EXTRACTED ENTRIES Start Marker

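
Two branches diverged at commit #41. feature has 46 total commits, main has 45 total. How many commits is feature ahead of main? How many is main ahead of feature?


Common ancestor: commit #41
feature commits after divergence: 46 - 41 = 5
main commits after divergence: 45 - 41 = 4
feature is 5 commits ahead of main
main is 4 commits ahead of feature

feature ahead: 5, main ahead: 4


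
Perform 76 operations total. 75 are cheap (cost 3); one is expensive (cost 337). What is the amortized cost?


Formula: Amortized cost = Total cost / Operations
Total cost = (75 * 3) + (1 * 337)
Total cost = 225 + 337 = 562
Amortized = 562 / 76 = 7.3947

7.3947


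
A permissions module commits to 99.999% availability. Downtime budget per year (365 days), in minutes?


Formula: allowed downtime = period * (100 - SLA) / 100
Period (year (365 days)) = 525600 minutes
Unavailability fraction = (100 - 99.999) / 100
Allowed downtime = 525600 * (100 - 99.999) / 100
Allowed downtime = 5.256 minutes

5.256 minutes


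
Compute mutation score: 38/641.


Mutation score = killed / total * 100
Mutation score = 38 / 641 * 100
Mutation score = 5.93%

5.93%


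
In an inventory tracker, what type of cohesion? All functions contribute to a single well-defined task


Reasoning: Best: single purpose
Type: Functional cohesion

Functional cohesion


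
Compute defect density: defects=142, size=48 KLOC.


Defect density = defects / KLOC
Defect density = 142 / 48
Defect density = 2.958 defects/KLOC

2.958 defects/KLOC


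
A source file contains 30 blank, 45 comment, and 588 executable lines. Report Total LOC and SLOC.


Total LOC = blank + comment + code
Total LOC = 30 + 45 + 588 = 663
SLOC (source only) = code = 588

Total LOC: 663, SLOC: 588


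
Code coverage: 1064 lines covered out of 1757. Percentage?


Coverage = covered / total * 100
Coverage = 1064 / 1757 * 100
Coverage = 60.56%

60.56%


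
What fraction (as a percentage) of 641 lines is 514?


Coverage = covered / total * 100
Coverage = 514 / 641 * 100
Coverage = 80.19%

80.19%


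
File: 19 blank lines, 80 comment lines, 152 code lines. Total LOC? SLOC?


Total LOC = blank + comment + code
Total LOC = 19 + 80 + 152 = 251
SLOC (source only) = code = 152

Total LOC: 251, SLOC: 152


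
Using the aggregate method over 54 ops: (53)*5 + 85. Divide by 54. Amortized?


Formula: Amortized cost = Total cost / Operations
Total cost = (53 * 5) + (1 * 85)
Total cost = 265 + 85 = 350
Amortized = 350 / 54 = 6.4815

6.4815


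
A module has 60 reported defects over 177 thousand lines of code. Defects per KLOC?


Defect density = defects / KLOC
Defect density = 60 / 177
Defect density = 0.339 defects/KLOC

0.339 defects/KLOC


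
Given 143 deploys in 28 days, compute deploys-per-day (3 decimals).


Formula: deployments per day = releases / days
= 143 / 28
= 5.107 deploys/day
(equivalently, 35.75 deploys/week)

5.107 deploys/day


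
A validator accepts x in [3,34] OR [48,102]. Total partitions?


Valid ranges: [3,34] and [48,102]
Class 1: x < 3 — invalid
Class 2: 3 ≤ x ≤ 34 — valid
Class 3: 34 < x < 48 — invalid (gap between ranges)
Class 4: 48 ≤ x ≤ 102 — valid
Class 5: x > 102 — invalid
Total equivalence classes: 5

5 equivalence classes


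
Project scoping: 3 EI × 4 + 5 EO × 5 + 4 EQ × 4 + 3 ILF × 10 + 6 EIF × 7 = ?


UFP = EI*4 + EO*5 + EQ*4 + ILF*10 + EIF*7
UFP = 3*4 + 5*5 + 4*4 + 3*10 + 6*7
UFP = 12 + 25 + 16 + 30 + 42
UFP = 125

125


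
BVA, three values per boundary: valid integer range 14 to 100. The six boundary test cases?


Range: [14, 100]
Boundaries: just below min, min, min+1, max-1, max, just above max
Values: [13, 14, 15, 99, 100, 101]

[13, 14, 15, 99, 100, 101]


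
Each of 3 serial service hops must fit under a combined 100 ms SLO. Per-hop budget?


Formula: per_stage = total_budget / stages
per_stage = 100 / 3
per_stage = 33.33 ms

33.33 ms


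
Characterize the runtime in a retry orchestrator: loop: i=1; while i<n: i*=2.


Reasoning: i doubles each step so iterations are log2(n)
Complexity: O(log n)

O(log n)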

EXTRACTED ENTRIES End Marker

DIRECTIONS
Copy out the material above in full so that every line matches the original.

EXERCISE RESULT
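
Two branches diverged at commit #41. feature has 46 total commits, main has 45 total. How many commits is feature ahead of main? How many is main ahead of feature?


Common ancestor: commit #41
feature commits after divergence: 46 - 41 = 5
main commits after divergence: 45 - 41 = 4
feature is 5 commits ahead of main
main is 4 commits ahead of feature

feature ahead: 5, main ahead: 4


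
Perform 76 operations total. 75 are cheap (cost 3); one is expensive (cost 337). What is the amortized cost?


Formula: Amortized cost = Total cost / Operations
Total cost = (75 * 3) + (1 * 337)
Total cost = 225 + 337 = 562
Amortized = 562 / 76 = 7.3947

7.3947


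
A permissions module commits to 99.999% availability. Downtime budget per year (365 days), in minutes?


Formula: allowed downtime = period * (100 - SLA) / 100
Period (year (365 days)) = 525600 minutes
Unavailability fraction = (100 - 99.999) / 100
Allowed downtime = 525600 * (100 - 99.999) / 100
Allowed downtime = 5.256 minutes

5.256 minutes


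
Compute mutation score: 38/641.


Mutation score = killed / total * 100
Mutation score = 38 / 641 * 100
Mutation score = 5.93%

5.93%


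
In an inventory tracker, what type of cohesion? All functions contribute to a single well-defined task


Reasoning: Best: single purpose
Type: Functional cohesion

Functional cohesion


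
Compute defect density: defects=142, size=48 KLOC.


Defect density = defects / KLOC
Defect density = 142 / 48
Defect density = 2.958 defects/KLOC

2.958 defects/KLOC


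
A source file contains 30 blank, 45 comment, and 588 executable lines. Report Total LOC and SLOC.


Total LOC = blank + comment + code
Total LOC = 30 + 45 + 588 = 663
SLOC (source only) = code = 588

Total LOC: 663, SLOC: 588


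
Code coverage: 1064 lines covered out of 1757. Percentage?


Coverage = covered / total * 100
Coverage = 1064 / 1757 * 100
Coverage = 60.56%

60.56%


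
What fraction (as a percentage) of 641 lines is 514?


Coverage = covered / total * 100
Coverage = 514 / 641 * 100
Coverage = 80.19%

80.19%


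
File: 19 blank lines, 80 comment lines, 152 code lines. Total LOC? SLOC?


Total LOC = blank + comment + code
Total LOC = 19 + 80 + 152 = 251
SLOC (source only) = code = 152

Total LOC: 251, SLOC: 152


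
Using the aggregate method over 54 ops: (53)*5 + 85. Divide by 54. Amortized?


Formula: Amortized cost = Total cost / Operations
Total cost = (53 * 5) + (1 * 85)
Total cost = 265 + 85 = 350
Amortized = 350 / 54 = 6.4815

6.4815


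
A module has 60 reported defects over 177 thousand lines of code. Defects per KLOC?


Defect density = defects / KLOC
Defect density = 60 / 177
Defect density = 0.339 defects/KLOC

0.339 defects/KLOC


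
Given 143 deploys in 28 days, compute deploys-per-day (3 decimals).


Formula: deployments per day = releases / days
= 143 / 28
= 5.107 deploys/day
(equivalently, 35.75 deploys/week)

5.107 deploys/day


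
A validator accepts x in [3,34] OR [48,102]. Total partitions?


Valid ranges: [3,34] and [48,102]
Class 1: x < 3 — invalid
Class 2: 3 ≤ x ≤ 34 — valid
Class 3: 34 < x < 48 — invalid (gap between ranges)
Class 4: 48 ≤ x ≤ 102 — valid
Class 5: x > 102 — invalid
Total equivalence classes: 5

5 equivalence classes


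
Project scoping: 3 EI × 4 + 5 EO × 5 + 4 EQ × 4 + 3 ILF × 10 + 6 EIF × 7 = ?


UFP = EI*4 + EO*5 + EQ*4 + ILF*10 + EIF*7
UFP = 3*4 + 5*5 + 4*4 + 3*10 + 6*7
UFP = 12 + 25 + 16 + 30 + 42
UFP = 125

125


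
BVA, three values per boundary: valid integer range 14 to 100. The six boundary test cases?


Range: [14, 100]
Boundaries: just below min, min, min+1, max-1, max, just above max
Values: [13, 14, 15, 99, 100, 101]

[13, 14, 15, 99, 100, 101]


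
Each of 3 serial service hops must fit under a combined 100 ms SLO. Per-hop budget?


Formula: per_stage = total_budget / stages
per_stage = 100 / 3
per_stage = 33.33 ms

33.33 ms


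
Characterize the runtime in a retry orchestrator: loop: i=1; while i<n: i*=2.


Reasoning: i doubles each step so iterations are log2(n)
Complexity: O(log n)

O(log n)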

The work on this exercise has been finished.